> _Your instructions_: Find the line with "16, -2, compute" in the entries below. Repeat it, every following line, and the line with "B: [owl, dog, rat, cat, yak, dog, owl, bee, cow]", exactly and with nothing added.

> _Data to process_:

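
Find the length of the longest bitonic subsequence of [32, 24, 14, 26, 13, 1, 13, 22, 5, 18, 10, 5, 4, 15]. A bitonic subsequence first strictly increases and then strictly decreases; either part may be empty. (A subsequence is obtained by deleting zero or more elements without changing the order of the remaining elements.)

7

Let inc[i] be the LIS ending at i and dec[i] the longest strictly decreasing subsequence starting at i. inc = [1, 1, 1, 2, 1, 1, 2, 3, 2, 3, 3, 2, 2, 4], dec = [7, 6, 5, 6, 4, 1, 4, 5, 2, 4, 3, 2, 1, 1].
max_i inc[i]+dec[i]−1 = 7, with one witness 32, 26, 22, 18, 10, 5, 4.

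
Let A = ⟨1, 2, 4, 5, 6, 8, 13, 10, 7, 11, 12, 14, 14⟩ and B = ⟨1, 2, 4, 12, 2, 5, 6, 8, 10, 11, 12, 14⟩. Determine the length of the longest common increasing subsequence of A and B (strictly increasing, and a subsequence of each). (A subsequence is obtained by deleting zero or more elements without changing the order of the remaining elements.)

10

For each value that appears in both, track the longest common increasing run ending there.
The best achievable length is 10; one witness is 1, 2, 4, 5, 6, 8, 10, 11, 12, 14 (A-positions 1,2,3,4,5,6,8,10,11,12, B-positions 1,2,3,6,7,8,9,10,11,12).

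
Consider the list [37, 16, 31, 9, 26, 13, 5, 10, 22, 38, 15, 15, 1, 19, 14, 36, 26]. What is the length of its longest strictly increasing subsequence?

5

One longest increasing subsequence is 9, 13, 15, 19, 36 (positions 4,6,11,14,16), of length 5; no longer one exists.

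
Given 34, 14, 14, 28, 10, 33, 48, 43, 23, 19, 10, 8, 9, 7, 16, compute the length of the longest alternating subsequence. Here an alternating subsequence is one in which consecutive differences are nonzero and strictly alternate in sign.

A longest alternating subsequence is 34, 14, 28, 10, 33, 8, 9, 7, 16 (positions 1,2,4,5,6,12,13,14,15); its 8 consecutive differences strictly alternate in sign, and length 9 is optimal.

9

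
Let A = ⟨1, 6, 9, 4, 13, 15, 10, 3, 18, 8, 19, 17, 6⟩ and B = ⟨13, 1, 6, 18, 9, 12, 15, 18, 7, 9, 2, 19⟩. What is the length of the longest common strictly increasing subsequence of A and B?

For each value that appears in both, track the longest common increasing run ending there.
The best achievable length is 6; one witness is 1, 6, 9, 15, 18, 19 (A-positions 1,2,3,6,9,11, B-positions 2,3,5,7,8,12).

6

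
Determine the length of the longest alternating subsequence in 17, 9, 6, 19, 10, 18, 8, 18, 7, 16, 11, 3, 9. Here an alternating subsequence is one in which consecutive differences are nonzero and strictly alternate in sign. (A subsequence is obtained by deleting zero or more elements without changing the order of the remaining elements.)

A longest alternating subsequence is 17, 9, 19, 10, 18, 8, 18, 7, 16, 3, 9 (positions 1,2,4,5,6,7,8,9,10,12,13); its 10 consecutive differences strictly alternate in sign, and length 11 is optimal.

11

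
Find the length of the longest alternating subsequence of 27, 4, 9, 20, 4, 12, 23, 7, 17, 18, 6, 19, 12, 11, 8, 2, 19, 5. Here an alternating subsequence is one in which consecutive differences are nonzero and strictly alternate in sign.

Track the best alternating length ending on an up-step vs a down-step at each position: up/down = 1/1, 1/2, 3/2, 3/2, 1/4, 5/4, 5/2, 5/6, 7/6, 7/6, 5/8, 9/6, 9/10, 9/10, 9/10, 1/10, 11/6, 11/12.
The maximum over both is 12; one such subsequence is 27, 4, 9, 4, 12, 7, 17, 6, 19, 12, 19, 5.

12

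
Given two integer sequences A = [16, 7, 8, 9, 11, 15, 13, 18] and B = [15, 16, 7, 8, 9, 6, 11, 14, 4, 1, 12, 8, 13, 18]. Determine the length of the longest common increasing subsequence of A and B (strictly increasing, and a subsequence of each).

6

For each value that appears in both, track the longest common increasing run ending there.
The best achievable length is 6; one witness is 7, 8, 9, 11, 13, 18 (A-positions 2,3,4,5,7,8, B-positions 3,4,5,7,13,14).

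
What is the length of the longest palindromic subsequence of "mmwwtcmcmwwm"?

9

One longest palindromic subsequence is mwwmcmwwm (positions 1,3,4,7,8,9,10,11,12); it reads the same forward and backward, and the interval DP gives dp[1][12] = 9.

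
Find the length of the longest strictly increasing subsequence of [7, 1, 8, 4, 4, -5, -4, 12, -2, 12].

4

Let dp[i] be the longest increasing subsequence ending at position i. Then dp = [1, 1, 2, 2, 2, 1, 2, 3, 3, 4].
The maximum is 4; one witness is -5, -4, -2, 12 at positions 6,7,9,10.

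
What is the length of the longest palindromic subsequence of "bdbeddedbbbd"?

8

One longest palindromic subsequence is dbeddebd (positions 2,3,4,5,6,7,11,12); it reads the same forward and backward, and the interval DP gives dp[1][12] = 8.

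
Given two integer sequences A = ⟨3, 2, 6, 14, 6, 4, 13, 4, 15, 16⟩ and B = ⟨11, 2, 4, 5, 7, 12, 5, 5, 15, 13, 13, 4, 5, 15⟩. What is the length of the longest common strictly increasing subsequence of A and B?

4

A longest common strictly increasing subsequence is 2, 4, 13, 15 (length 4); it appears in order in both A and B, and no longer such subsequence exists.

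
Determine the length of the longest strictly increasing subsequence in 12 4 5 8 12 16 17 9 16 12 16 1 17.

One longest increasing subsequence is 4, 5, 8, 9, 12, 16, 17 (positions 2,3,4,8,10,11,13), of length 7; no longer one exists.

7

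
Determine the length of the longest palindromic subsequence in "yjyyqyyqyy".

8

One longest palindromic subsequence is yyqyyqyy (positions 1,3,5,6,7,8,9,10); it reads the same forward and backward, and the interval DP gives dp[1][10] = 8.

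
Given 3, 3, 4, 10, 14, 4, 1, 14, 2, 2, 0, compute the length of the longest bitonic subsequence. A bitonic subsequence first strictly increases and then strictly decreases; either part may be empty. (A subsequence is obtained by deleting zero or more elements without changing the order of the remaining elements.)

7

Let inc[i] be the LIS ending at i and dec[i] the longest strictly decreasing subsequence starting at i. inc = [1, 1, 2, 3, 4, 2, 1, 4, 2, 2, 1], dec = [3, 3, 3, 4, 4, 3, 2, 3, 2, 2, 1].
max_i inc[i]+dec[i]−1 = 7, with one witness 3, 4, 10, 14, 4, 2, 0.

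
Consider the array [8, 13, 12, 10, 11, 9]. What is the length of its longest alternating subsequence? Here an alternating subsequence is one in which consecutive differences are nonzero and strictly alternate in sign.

A longest alternating subsequence is 8, 13, 10, 11, 9 (positions 1,2,4,5,6); its 4 consecutive differences strictly alternate in sign, and length 5 is optimal.

5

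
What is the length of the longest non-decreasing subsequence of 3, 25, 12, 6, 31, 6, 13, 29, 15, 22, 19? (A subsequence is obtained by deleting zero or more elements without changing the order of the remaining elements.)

Let dp[i] be the longest non-decreasing subsequence ending at position i. Then dp = [1, 2, 2, 2, 3, 3, 4, 5, 5, 6, 6].
The maximum is 6; one witness is 3, 6, 6, 13, 15, 22 at positions 1,4,6,7,9,10.

6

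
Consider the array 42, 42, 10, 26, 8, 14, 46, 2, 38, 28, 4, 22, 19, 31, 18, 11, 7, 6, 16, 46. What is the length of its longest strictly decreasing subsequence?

9

One longest decreasing subsequence is 42, 38, 28, 22, 19, 18, 11, 7, 6 (positions 1,9,10,12,13,15,16,17,18), of length 9; no longer one exists.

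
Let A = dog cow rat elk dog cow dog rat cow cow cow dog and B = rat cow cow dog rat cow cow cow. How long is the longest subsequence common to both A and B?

7

A longest common subsequence is cow, cow, dog, rat, cow, cow, cow (length 7); the LCS DP confirms no longer common subsequence exists.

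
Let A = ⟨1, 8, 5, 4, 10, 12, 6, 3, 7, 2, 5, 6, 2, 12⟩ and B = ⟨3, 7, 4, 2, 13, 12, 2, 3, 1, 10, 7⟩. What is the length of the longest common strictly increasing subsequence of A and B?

A longest common strictly increasing subsequence is 3, 7, 12 (length 3); it appears in order in both A and B, and no longer such subsequence exists.

3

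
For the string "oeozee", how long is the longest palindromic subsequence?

One longest palindromic subsequence is eee (positions 2,5,6); it reads the same forward and backward, and the interval DP gives dp[1][6] = 3.

3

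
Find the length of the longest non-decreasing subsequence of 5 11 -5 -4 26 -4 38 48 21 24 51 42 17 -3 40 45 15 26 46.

8

One longest non-decreasing subsequence is -5, -4, -4, 21, 24, 42, 45, 46 (positions 3,4,6,9,10,12,16,19), of length 8; no longer one exists.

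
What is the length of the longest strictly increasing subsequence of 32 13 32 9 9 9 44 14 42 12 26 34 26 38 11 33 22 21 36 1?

Let dp[i] be the longest increasing subsequence ending at position i. Then dp = [1, 1, 2, 1, 1, 1, 3, 2, 3, 2, 3, 4, 3, 5, 2, 4, 3, 3, 5, 1].
The maximum is 5; one witness is 13, 14, 26, 34, 38 at positions 2,8,11,12,14.

5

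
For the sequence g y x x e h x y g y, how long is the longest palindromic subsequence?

One longest palindromic subsequence is gyxhxyg (positions 1,2,3,6,7,8,9); it reads the same forward and backward, and the interval DP gives dp[1][10] = 7.

7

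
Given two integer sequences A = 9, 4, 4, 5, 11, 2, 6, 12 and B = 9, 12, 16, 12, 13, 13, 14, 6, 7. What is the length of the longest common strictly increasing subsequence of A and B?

A longest common strictly increasing subsequence is 9, 12 (length 2); it appears in order in both A and B, and no longer such subsequence exists.

2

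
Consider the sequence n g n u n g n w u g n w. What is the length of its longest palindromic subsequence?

Using dp[i][j] = 2 + dp[i+1][j−1] if the ends match, else max(dp[i+1][j], dp[i][j−1]):
dp[1][12] = 9. A witness is ngungnugn at positions 1,2,4,5,6,7,9,10,11.

9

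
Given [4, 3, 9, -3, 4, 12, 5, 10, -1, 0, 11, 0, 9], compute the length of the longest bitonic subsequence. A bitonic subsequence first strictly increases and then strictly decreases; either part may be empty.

One longest bitonic subsequence is 3, 4, 5, 10, 11, 9 (positions 2,5,7,8,11,13): it rises to 11 then falls. Length 6 is optimal.

6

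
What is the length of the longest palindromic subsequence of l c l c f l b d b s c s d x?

5

Using dp[i][j] = 2 + dp[i+1][j−1] if the ends match, else max(dp[i+1][j], dp[i][j−1]):
dp[1][14] = 5. A witness is dscsd at positions 8,10,11,12,13.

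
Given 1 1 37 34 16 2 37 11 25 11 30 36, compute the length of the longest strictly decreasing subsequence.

4

Scanning left to right, the best length ending at each element is: 1→1, 1→1, 37→1, 34→2, 16→3, 2→4, 37→1, 11→4, 25→3, 11→4, 30→3, 36→2.
So the longest decreasing subsequence has length 4, e.g. 37, 34, 16, 2.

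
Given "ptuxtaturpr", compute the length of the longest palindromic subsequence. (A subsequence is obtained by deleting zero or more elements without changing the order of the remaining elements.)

7

One longest palindromic subsequence is putatup (positions 1,3,5,6,7,8,10); it reads the same forward and backward, and the interval DP gives dp[1][11] = 7.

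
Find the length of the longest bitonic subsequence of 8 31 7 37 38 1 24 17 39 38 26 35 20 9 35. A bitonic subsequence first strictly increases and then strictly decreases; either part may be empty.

Let inc[i] be the LIS ending at i and dec[i] the longest strictly decreasing subsequence starting at i. inc = [1, 2, 1, 3, 4, 1, 2, 2, 5, 4, 3, 4, 3, 2, 4], dec = [3, 4, 2, 4, 4, 1, 3, 2, 5, 4, 3, 3, 2, 1, 1].
max_i inc[i]+dec[i]−1 = 9, with one witness 8, 31, 37, 38, 39, 38, 35, 20, 9.

9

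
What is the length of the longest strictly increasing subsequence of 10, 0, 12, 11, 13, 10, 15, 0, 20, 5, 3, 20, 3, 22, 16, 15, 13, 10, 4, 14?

6

Let dp[i] be the longest increasing subsequence ending at position i. Then dp = [1, 1, 2, 2, 3, 2, 4, 1, 5, 2, 2, 5, 2, 6, 5, 4, 3, 3, 3, 4].
The maximum is 6; one witness is 10, 12, 13, 15, 20, 22 at positions 1,3,5,7,9,14.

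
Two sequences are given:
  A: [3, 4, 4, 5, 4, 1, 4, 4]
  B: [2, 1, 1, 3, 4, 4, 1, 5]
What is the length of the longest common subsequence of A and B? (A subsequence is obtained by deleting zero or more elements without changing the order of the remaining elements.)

4

Backtracking the LCS table gives one alignment: 3 (A1,B4) → 4 (A2,B5) → 4 (A3,B6) → 5 (A4,B8).
So the longest common subsequence has length 4.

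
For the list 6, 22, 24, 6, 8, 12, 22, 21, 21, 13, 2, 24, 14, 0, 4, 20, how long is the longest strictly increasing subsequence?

Let dp[i] be the longest increasing subsequence ending at position i. Then dp = [1, 2, 3, 1, 2, 3, 4, 4, 4, 4, 1, 5, 5, 1, 2, 6].
The maximum is 6; one witness is 6, 8, 12, 13, 14, 20 at positions 1,5,6,10,13,16.

6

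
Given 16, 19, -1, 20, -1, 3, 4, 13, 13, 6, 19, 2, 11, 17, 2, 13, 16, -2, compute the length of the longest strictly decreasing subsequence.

5

Let dp[i] be the longest decreasing subsequence ending at position i. Then dp = [1, 1, 2, 1, 2, 2, 2, 2, 2, 3, 2, 4, 3, 3, 4, 4, 4, 5].
The maximum is 5; one witness is 16, 13, 6, 2, -2 at positions 1,8,10,12,18.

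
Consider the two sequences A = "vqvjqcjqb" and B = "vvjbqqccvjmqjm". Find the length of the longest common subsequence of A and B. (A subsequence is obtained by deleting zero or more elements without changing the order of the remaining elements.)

A longest common subsequence is vvjqcjq (length 7); the LCS DP confirms no longer common subsequence exists.

7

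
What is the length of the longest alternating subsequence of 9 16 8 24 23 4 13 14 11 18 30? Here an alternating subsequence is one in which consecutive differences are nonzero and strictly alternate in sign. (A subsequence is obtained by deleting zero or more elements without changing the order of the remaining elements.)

Track the best alternating length ending on an up-step vs a down-step at each position: up/down = 1/1, 2/1, 1/3, 4/1, 4/5, 1/5, 6/5, 6/5, 6/7, 8/5, 8/1.
The maximum over both is 8; one such subsequence is 9, 16, 8, 24, 4, 13, 11, 18.

8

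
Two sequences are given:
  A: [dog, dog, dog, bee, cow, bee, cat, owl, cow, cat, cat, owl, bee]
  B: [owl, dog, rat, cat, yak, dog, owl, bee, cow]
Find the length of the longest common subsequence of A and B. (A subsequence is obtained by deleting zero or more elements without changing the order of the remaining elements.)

4

A longest common subsequence is dog, dog, bee, cow (length 4); the LCS DP confirms no longer common subsequence exists.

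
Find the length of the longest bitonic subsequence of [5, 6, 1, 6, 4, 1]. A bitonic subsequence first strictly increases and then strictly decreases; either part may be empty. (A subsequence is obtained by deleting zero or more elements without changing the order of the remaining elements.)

4

Let inc[i] be the LIS ending at i and dec[i] the longest strictly decreasing subsequence starting at i. inc = [1, 2, 1, 2, 2, 1], dec = [3, 3, 1, 3, 2, 1].
max_i inc[i]+dec[i]−1 = 4, with one witness 5, 6, 4, 1.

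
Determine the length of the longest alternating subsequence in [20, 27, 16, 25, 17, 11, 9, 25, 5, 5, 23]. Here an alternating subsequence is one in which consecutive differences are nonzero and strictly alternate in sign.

8

Track the best alternating length ending on an up-step vs a down-step at each position: up/down = 1/1, 2/1, 1/3, 4/3, 4/5, 1/5, 1/5, 6/3, 1/7, 1/7, 8/7.
The maximum over both is 8; one such subsequence is 20, 27, 16, 25, 17, 25, 5, 23.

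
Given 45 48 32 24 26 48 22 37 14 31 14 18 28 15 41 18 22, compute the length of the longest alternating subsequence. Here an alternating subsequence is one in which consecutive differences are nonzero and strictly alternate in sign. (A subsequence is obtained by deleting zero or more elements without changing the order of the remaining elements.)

14

Track the best alternating length ending on an up-step vs a down-step at each position: up/down = 1/1, 2/1, 1/3, 1/3, 4/3, 4/1, 1/5, 6/5, 1/7, 8/7, 1/9, 10/9, 10/9, 10/11, 12/5, 12/13, 14/13.
The maximum over both is 14; one such subsequence is 45, 48, 24, 26, 22, 37, 14, 31, 14, 18, 15, 41, 18, 22.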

> _Problem solution_:
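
Given 16, 19, -1, 20, -1, 3, 4, 13, 13, 6, 19, 2, 11, 17, 2, 13, 16, -2, compute the length of the longest strictly decreasing subsequence.

5

Let dp[i] be the longest decreasing subsequence ending at position i. Then dp = [1, 1, 2, 1, 2, 2, 2, 2, 2, 3, 2, 4, 3, 3, 4, 4, 4, 5].
The maximum is 5; one witness is 16, 13, 6, 2, -2 at positions 1,8,10,12,18.

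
Consider the two sequences A = "vqvjqcjqb" and B = "vvjbqqccvjmqjm". Find the length of the longest common subsequence of A and B. (A subsequence is obtained by deleting zero or more elements without changing the order of the remaining elements.)

A longest common subsequence is vvjqcjq (length 7); the LCS DP confirms no longer common subsequence exists.

7

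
What is the length of the longest alternating subsequence of 9 16 8 24 23 4 13 14 11 18 30? Here an alternating subsequence is one in which consecutive differences are nonzero and strictly alternate in sign. (A subsequence is obtained by deleting zero or more elements without changing the order of the remaining elements.)

Track the best alternating length ending on an up-step vs a down-step at each position: up/down = 1/1, 2/1, 1/3, 4/1, 4/5, 1/5, 6/5, 6/5, 6/7, 8/5, 8/1.
The maximum over both is 8; one such subsequence is 9, 16, 8, 24, 4, 13, 11, 18.

8

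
Two sequences are given:
  A: [dog, dog, dog, bee, cow, bee, cat, owl, cow, cat, cat, owl, bee]
  B: [owl, dog, rat, cat, yak, dog, owl, bee, cow]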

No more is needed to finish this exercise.